Instructions to follow:
The word "must" occurs in some lines of the listing. Copy those lines.

Material for the task:

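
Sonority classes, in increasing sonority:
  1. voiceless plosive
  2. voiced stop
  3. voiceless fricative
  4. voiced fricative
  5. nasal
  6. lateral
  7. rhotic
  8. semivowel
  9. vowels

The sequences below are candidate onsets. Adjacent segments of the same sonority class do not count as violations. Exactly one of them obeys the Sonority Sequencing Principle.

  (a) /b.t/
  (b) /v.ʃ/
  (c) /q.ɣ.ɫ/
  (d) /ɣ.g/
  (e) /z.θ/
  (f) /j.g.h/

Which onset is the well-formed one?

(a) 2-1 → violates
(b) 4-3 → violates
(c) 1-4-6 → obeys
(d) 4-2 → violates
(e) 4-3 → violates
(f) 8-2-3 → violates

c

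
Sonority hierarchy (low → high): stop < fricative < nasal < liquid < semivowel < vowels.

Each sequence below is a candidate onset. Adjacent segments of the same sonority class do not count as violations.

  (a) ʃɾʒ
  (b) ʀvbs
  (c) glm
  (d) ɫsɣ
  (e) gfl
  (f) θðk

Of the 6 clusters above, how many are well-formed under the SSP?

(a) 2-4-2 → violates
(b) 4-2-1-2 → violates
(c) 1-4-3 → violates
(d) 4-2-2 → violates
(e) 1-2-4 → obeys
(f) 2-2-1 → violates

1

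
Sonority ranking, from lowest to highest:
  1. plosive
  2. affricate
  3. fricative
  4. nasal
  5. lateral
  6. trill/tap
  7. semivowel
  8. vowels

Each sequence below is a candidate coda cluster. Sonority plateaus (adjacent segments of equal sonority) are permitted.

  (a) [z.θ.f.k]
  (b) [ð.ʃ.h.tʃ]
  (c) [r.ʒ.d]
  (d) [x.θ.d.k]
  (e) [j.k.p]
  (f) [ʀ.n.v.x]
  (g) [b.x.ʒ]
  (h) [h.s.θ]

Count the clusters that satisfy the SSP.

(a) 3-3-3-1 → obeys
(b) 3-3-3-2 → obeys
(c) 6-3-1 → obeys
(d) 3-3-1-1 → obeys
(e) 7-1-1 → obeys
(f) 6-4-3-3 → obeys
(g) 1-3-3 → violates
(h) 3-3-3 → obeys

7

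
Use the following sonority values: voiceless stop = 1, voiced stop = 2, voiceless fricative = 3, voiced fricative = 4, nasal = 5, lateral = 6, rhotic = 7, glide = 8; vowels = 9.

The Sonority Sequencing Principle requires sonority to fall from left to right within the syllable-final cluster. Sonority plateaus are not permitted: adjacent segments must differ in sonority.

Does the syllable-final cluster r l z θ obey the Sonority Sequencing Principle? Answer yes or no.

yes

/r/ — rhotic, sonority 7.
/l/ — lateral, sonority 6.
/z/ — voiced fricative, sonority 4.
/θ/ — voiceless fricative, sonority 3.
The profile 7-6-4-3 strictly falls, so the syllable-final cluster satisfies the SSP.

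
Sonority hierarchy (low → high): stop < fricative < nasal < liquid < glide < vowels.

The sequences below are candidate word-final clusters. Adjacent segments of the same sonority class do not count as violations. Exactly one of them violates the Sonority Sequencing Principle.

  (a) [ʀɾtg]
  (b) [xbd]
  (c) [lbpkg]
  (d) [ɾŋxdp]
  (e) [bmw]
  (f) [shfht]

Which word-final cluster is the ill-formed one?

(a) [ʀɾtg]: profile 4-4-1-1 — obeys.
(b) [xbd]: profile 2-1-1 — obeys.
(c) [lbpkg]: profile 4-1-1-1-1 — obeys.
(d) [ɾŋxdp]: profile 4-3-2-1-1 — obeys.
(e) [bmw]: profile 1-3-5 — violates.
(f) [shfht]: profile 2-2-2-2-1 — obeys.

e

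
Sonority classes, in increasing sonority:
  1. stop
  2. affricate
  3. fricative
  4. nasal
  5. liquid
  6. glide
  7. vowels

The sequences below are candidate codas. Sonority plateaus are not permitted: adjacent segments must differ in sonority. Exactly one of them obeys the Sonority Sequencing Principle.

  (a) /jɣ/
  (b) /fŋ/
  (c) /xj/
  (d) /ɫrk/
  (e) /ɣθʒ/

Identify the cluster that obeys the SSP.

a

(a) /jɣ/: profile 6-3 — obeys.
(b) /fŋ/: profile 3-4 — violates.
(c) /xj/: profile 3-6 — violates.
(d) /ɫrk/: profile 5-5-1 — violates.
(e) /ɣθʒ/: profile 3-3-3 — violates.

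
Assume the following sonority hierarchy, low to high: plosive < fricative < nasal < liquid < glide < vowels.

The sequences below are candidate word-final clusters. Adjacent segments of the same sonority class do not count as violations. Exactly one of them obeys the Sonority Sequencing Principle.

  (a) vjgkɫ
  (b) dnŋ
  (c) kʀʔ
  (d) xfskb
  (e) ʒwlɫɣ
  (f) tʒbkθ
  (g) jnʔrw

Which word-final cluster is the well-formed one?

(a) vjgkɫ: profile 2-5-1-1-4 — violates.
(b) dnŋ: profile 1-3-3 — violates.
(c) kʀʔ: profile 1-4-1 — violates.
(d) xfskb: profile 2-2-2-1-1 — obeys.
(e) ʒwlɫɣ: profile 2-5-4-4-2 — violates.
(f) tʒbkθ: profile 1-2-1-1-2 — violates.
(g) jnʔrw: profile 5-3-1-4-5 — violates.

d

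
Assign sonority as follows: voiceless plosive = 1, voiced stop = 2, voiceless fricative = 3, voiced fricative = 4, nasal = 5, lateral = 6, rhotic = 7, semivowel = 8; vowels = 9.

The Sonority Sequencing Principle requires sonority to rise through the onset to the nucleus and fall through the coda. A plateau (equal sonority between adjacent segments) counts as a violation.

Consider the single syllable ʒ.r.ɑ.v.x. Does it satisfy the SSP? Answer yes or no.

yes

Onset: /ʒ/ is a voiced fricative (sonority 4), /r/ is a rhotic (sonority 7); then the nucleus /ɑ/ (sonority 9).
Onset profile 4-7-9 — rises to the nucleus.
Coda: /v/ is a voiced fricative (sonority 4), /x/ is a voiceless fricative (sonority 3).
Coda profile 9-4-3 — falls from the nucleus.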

...

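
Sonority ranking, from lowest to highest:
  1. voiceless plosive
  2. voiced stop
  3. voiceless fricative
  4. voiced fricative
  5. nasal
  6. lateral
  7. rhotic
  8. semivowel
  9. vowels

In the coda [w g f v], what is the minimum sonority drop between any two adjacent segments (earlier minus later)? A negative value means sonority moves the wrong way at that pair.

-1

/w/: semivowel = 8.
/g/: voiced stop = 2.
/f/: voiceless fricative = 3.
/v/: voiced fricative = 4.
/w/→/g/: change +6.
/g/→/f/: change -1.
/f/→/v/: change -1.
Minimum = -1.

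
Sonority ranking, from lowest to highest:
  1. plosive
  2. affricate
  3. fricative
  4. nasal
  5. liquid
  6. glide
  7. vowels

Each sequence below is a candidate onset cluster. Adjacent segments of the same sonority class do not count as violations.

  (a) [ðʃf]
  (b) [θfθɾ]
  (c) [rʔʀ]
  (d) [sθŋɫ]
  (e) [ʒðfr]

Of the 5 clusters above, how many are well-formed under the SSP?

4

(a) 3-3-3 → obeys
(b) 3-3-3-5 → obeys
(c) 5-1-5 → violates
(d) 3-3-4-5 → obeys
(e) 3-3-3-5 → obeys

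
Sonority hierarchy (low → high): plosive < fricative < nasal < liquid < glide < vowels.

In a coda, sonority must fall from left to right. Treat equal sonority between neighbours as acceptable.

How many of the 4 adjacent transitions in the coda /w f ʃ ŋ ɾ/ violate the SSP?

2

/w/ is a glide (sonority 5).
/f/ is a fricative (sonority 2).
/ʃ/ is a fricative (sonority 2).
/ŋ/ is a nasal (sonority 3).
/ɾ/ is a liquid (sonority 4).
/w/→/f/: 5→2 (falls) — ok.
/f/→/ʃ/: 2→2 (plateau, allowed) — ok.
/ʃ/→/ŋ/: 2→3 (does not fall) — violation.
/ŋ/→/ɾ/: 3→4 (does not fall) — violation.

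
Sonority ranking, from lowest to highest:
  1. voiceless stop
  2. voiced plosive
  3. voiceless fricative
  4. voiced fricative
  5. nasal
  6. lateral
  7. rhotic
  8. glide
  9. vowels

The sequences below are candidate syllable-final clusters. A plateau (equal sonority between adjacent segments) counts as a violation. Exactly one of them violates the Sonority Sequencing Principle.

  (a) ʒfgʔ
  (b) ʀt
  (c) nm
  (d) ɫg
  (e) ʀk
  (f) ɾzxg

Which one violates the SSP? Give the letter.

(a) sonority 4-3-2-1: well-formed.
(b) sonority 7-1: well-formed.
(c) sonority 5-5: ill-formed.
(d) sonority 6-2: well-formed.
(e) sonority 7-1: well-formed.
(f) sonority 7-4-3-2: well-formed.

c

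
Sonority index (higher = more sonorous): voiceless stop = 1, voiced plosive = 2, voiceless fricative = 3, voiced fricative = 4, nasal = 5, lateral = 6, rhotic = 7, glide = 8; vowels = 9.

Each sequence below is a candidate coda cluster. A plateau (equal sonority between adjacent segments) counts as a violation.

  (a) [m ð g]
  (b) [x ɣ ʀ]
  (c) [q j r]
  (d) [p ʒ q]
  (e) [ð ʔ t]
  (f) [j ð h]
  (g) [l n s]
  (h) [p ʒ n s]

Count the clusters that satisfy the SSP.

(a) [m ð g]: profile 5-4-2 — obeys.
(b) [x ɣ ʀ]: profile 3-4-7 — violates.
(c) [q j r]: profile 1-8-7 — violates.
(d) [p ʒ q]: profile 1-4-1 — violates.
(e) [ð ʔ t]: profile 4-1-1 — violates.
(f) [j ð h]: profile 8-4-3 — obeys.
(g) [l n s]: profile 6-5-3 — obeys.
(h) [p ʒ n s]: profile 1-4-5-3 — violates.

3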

Response to the exercise:
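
The Sonority Sequencing Principle requires sonority to fall from left to right within the syllable-final cluster. Sonority plateaus are not permitted: adjacent segments must differ in sonority.
The sequences below are candidate codas. Sonority plateaus are not permitted: adjacent segments must differ in sonority. Exactly one of them obeys the Sonority Sequencing Principle.
In a coda, sonority must fall from left to right. Treat equal sonority between neighbours as acceptable.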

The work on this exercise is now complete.